[Collected data]
■ ■ ■ ■
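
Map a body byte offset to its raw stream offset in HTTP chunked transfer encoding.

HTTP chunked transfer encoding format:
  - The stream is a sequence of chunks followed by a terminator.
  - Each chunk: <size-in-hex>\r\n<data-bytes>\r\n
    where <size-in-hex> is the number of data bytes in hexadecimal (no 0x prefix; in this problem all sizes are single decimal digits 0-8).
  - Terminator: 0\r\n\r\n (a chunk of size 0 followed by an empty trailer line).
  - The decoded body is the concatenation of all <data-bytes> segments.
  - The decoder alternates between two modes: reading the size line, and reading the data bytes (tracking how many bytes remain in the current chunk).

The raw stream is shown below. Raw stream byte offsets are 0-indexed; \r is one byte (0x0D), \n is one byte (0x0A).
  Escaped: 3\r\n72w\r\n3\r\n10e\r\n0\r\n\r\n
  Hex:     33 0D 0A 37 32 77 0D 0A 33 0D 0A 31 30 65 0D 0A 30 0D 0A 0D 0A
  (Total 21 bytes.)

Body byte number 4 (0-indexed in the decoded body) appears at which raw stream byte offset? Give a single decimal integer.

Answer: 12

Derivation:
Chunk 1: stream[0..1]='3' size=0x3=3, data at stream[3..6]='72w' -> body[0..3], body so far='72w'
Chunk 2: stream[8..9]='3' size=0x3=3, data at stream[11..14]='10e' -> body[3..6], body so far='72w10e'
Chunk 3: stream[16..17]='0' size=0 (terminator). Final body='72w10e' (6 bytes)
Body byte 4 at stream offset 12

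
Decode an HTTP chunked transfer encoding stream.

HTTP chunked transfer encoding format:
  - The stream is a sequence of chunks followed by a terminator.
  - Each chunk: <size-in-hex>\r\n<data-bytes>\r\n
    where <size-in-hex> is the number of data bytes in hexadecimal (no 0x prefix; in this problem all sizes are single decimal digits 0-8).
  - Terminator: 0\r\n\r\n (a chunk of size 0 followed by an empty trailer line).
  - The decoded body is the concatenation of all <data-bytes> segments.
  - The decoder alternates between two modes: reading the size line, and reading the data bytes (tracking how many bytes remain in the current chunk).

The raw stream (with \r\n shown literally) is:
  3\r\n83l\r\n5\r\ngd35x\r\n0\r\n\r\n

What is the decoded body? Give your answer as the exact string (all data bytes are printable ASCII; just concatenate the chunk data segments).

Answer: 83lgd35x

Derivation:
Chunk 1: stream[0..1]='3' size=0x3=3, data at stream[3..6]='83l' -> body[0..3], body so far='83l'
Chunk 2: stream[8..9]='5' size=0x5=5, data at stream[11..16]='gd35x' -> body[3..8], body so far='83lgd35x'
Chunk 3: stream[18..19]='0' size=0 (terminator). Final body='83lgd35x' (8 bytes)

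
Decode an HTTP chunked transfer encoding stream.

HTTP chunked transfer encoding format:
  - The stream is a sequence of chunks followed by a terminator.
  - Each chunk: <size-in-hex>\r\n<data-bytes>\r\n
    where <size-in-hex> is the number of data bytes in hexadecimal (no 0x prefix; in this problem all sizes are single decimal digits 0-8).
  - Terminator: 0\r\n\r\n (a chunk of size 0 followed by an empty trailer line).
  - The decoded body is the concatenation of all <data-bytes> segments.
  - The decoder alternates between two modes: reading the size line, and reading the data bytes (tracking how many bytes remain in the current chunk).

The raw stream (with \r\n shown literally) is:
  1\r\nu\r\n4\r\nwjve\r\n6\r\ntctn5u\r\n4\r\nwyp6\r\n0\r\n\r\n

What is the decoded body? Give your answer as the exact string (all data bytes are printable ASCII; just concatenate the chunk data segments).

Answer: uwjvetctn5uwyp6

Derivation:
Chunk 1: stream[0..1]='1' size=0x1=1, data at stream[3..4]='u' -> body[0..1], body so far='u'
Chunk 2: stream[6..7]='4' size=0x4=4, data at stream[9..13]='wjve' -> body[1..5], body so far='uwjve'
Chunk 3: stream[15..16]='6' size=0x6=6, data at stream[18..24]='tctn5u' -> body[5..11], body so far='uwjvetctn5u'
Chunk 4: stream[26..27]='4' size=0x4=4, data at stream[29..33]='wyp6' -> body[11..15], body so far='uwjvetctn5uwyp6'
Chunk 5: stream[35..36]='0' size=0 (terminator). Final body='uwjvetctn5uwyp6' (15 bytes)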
■ ■ ■ ■
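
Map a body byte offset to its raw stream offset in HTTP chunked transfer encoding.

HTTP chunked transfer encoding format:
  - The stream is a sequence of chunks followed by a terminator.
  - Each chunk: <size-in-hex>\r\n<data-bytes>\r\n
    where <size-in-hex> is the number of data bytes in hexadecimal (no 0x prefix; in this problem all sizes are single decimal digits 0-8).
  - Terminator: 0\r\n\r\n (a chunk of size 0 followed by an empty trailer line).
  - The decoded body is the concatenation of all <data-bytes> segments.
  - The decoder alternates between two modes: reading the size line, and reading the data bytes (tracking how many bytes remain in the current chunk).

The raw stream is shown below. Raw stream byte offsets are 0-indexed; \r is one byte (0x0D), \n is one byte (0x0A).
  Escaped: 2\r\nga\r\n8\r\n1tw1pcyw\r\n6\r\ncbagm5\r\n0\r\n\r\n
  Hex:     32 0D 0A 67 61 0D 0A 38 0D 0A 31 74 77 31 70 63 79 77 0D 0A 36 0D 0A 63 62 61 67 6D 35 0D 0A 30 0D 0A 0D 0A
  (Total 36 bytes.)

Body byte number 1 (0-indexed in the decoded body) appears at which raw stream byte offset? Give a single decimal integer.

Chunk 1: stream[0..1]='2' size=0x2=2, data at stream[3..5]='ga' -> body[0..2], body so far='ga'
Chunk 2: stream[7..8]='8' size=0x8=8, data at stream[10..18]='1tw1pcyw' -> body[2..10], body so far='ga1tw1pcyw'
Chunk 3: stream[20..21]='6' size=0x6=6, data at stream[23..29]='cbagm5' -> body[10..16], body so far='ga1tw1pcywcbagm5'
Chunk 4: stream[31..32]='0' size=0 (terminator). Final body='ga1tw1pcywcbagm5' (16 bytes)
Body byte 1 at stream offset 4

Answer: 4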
■ ■ ■ ■
» WHAT IS BEING ASKED: Across the data above, how many lines include the word "Escaped"? Give only the count.

» YOUR SOLUTION: 2